Work order — From the entries below, return only the lines starting at the one that contains "2 --[(True & (x0 & True))] tau--> 0" and ending at the one that contains "4 --[True] a--> 2", exactly as they stand.

Stored data entries —
╭──

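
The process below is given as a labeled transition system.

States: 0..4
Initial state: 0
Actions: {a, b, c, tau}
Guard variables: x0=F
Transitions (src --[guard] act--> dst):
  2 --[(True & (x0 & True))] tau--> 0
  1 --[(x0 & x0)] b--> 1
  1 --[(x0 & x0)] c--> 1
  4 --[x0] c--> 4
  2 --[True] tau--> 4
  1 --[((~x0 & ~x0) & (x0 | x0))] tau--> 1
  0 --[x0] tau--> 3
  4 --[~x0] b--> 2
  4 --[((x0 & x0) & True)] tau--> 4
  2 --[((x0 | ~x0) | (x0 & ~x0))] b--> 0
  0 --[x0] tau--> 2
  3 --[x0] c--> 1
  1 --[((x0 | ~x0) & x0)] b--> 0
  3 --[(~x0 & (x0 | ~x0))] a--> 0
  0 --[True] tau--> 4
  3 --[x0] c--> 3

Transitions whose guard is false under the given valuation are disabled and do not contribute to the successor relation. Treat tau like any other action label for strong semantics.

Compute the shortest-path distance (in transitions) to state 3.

BFS to 3:
  depth 0: {0}
  depth 1: {4}
  depth 2: {2}
3 never appears.

Answer: UNREACHABLE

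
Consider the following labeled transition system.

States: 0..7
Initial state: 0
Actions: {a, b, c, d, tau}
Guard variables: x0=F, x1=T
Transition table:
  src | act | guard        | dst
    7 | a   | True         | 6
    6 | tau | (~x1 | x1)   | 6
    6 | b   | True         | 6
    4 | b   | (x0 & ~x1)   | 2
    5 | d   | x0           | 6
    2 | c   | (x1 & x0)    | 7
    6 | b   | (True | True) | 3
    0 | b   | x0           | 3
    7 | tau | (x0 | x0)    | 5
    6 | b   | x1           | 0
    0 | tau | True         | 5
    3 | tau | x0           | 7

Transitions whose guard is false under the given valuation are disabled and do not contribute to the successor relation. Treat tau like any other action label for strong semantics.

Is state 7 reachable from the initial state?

Answer: UNREACHABLE

Working:
Guard filter leaves 6 enabled edge(s).
Layer 0: {0}
Layer 1: {5}  total {0,5}
R = {0,5}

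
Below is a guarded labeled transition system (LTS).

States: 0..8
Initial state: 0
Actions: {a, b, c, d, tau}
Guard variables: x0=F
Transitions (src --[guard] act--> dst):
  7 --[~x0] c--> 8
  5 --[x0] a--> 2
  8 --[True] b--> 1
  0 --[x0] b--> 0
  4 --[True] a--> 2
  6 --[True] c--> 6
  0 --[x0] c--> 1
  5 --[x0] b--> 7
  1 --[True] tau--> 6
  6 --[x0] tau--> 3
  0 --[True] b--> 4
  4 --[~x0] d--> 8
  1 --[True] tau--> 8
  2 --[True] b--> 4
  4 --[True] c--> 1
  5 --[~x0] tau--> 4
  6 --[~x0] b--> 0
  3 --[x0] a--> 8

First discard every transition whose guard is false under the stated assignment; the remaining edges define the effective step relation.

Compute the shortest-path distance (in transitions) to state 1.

Layered search for 1:
  L0 = {0}
  L1 = {4}
  L2 = {1,2,8}
first hit 1 at d=2 via b·c

Answer: 2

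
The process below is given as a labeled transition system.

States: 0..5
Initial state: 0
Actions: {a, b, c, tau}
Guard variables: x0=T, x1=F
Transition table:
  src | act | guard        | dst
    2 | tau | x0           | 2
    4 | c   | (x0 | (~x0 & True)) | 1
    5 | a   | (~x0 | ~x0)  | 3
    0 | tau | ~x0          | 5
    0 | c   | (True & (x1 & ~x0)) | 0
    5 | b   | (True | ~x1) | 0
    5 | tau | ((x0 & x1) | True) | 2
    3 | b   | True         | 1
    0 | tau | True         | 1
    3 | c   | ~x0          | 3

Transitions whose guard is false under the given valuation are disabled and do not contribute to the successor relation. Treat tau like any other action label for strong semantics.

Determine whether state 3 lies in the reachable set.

After dropping false guards: 6 live edges.
depth 0: {0}
depth 1: {1}  total {0,1}
Reachable = {0,1}

Answer: UNREACHABLE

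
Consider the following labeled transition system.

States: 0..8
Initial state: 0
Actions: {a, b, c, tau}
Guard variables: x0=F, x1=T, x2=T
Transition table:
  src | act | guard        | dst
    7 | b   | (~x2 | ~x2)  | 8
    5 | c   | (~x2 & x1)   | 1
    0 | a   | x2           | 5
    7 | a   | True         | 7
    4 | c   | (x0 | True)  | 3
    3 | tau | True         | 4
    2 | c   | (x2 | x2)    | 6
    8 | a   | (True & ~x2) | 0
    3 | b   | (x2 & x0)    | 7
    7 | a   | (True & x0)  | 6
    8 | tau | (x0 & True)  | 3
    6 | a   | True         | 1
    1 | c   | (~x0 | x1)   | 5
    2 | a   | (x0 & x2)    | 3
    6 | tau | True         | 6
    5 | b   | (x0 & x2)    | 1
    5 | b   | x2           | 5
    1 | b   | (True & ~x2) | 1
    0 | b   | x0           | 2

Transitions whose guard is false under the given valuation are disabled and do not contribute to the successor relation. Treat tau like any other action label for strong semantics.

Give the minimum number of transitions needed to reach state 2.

Answer: UNREACHABLE

Analysis:
Breadth-first toward 2:
  depth 0: {0}
  depth 1: {5}
2 never appears.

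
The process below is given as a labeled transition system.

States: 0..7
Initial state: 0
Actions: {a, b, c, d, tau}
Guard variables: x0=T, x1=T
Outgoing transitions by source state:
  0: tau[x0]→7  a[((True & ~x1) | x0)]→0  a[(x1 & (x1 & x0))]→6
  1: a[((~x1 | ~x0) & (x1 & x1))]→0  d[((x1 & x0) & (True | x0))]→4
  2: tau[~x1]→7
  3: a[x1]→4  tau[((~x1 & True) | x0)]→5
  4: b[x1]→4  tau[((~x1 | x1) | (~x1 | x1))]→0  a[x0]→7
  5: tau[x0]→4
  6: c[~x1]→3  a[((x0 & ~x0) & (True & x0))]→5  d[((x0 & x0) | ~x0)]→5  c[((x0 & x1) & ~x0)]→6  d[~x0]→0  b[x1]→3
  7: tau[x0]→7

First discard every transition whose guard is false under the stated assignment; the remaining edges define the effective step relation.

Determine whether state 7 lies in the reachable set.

After dropping false guards: 13 live edges.
Layer 0: {0}
Layer 1: {6,7}  cumulative {0,6,7}
Layer 2: {3,5}  cumulative {0,3,5,6,7}
Layer 3: {4}  cumulative {0,3,4,5,6,7}
Reach set: {0,3,4,5,6,7}
Path to 7: tau

Answer: REACHABLE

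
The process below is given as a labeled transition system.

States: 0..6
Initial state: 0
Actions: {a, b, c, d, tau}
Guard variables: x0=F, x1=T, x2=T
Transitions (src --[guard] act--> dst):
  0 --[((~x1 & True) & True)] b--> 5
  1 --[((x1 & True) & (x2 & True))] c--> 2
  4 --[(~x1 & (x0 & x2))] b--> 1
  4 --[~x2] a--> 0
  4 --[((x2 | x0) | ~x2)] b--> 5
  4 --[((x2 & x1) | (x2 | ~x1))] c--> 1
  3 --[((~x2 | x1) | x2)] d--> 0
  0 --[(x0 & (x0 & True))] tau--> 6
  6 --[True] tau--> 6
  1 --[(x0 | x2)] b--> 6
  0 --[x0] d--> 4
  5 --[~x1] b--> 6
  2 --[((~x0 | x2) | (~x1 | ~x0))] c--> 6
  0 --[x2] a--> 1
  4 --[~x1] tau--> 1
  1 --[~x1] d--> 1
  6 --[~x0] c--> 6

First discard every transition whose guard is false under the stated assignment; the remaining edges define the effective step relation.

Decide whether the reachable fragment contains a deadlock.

Answer: DEADLOCK-FREE

Working:
R = {0,1,2,6}
  0: a→1  [deg 1]
  1: b→6  c→2  [deg 2]
  2: c→6  [deg 1]
  6: c→6  tau→6  [deg 2]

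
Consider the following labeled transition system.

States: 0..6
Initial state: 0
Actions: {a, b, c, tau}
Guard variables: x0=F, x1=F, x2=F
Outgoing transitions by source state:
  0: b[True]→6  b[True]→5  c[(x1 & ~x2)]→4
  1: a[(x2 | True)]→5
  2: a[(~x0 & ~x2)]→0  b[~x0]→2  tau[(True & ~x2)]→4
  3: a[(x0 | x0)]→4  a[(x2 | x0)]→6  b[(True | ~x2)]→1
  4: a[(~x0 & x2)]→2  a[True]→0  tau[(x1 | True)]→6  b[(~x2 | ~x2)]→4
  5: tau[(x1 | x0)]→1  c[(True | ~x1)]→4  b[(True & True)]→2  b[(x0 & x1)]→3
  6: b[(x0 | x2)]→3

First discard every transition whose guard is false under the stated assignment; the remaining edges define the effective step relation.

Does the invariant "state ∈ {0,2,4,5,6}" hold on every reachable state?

Safe = {0,2,4,5,6}
R = {0,2,4,5,6}
  0: ✓
  2: ✓
  4: ✓
  5: ✓
  6: ✓

Answer: INVARIANT HOLDS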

╰──

Task solution —
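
  2 --[(True & (x0 & True))] tau--> 0
  1 --[(x0 & x0)] b--> 1
  1 --[(x0 & x0)] c--> 1
  4 --[x0] c--> 4
  2 --[True] tau--> 4
  1 --[((~x0 & ~x0) & (x0 | x0))] tau--> 1
  0 --[x0] tau--> 3
  4 --[~x0] b--> 2
  4 --[((x0 & x0) & True)] tau--> 4
  2 --[((x0 | ~x0) | (x0 & ~x0))] b--> 0
  0 --[x0] tau--> 2
  3 --[x0] c--> 1
  1 --[((x0 | ~x0) & x0)] b--> 0
  3 --[(~x0 & (x0 | ~x0))] a--> 0
  0 --[True] tau--> 4
  3 --[x0] c--> 3

Transitions whose guard is false under the given valuation are disabled and do not contribute to the successor relation. Treat tau like any other action label for strong semantics.

Compute the shortest-path distance (in transitions) to state 3.

BFS to 3:
  depth 0: {0}
  depth 1: {4}
  depth 2: {2}
3 never appears.

Answer: UNREACHABLE

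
Consider the following labeled transition system.

States: 0..7
Initial state: 0
Actions: {a, b, c, d, tau}
Guard variables: x0=F, x1=T
Transition table:
  src | act | guard        | dst
    7 | a   | True         | 6
    6 | tau | (~x1 | x1)   | 6
    6 | b   | True         | 6
    4 | b   | (x0 & ~x1)   | 2
    5 | d   | x0           | 6
    2 | c   | (x1 & x0)    | 7
    6 | b   | (True | True) | 3
    0 | b   | x0           | 3
    7 | tau | (x0 | x0)    | 5
    6 | b   | x1           | 0
    0 | tau | True         | 5
    3 | tau | x0           | 7

Transitions whose guard is false under the given valuation are disabled and do not contribute to the successor relation. Treat tau like any other action label for strong semantics.

Is state 7 reachable from the initial state?

Answer: UNREACHABLE

Working:
Guard filter leaves 6 enabled edge(s).
Layer 0: {0}
Layer 1: {5}  total {0,5}
R = {0,5}

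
Below is a guarded labeled transition system (LTS).

States: 0..8
Initial state: 0
Actions: {a, b, c, d, tau}
Guard variables: x0=F
Transitions (src --[guard] act--> dst):
  7 --[~x0] c--> 8
  5 --[x0] a--> 2
  8 --[True] b--> 1
  0 --[x0] b--> 0
  4 --[True] a--> 2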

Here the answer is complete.